Your objective: Once the line with "Let M(a, j)" is found in the entries below, repeat it and each following line exactly, up to and including the line with "Answer: 318/7 ≈ 45.429". Add no other lines.

Stored data:

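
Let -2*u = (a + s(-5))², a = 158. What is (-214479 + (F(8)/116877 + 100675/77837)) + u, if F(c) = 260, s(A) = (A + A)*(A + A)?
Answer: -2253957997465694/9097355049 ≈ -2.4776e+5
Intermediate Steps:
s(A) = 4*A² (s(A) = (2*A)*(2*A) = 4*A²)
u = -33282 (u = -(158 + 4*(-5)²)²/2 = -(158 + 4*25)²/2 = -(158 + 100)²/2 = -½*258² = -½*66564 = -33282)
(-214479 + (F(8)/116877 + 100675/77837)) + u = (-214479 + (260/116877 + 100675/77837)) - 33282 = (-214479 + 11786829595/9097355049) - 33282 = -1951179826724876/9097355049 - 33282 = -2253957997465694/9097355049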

* * *

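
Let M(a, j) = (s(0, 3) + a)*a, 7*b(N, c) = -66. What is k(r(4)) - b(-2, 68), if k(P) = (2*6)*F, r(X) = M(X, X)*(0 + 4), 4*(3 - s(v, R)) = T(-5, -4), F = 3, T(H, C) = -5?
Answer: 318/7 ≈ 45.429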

Solution for this exercise:
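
Let M(a, j) = (s(0, 3) + a)*a, 7*b(N, c) = -66. What is k(r(4)) - b(-2, 68), if k(P) = (2*6)*F, r(X) = M(X, X)*(0 + 4), 4*(3 - s(v, R)) = T(-5, -4), F = 3, T(H, C) = -5?
Answer: 318/7 ≈ 45.429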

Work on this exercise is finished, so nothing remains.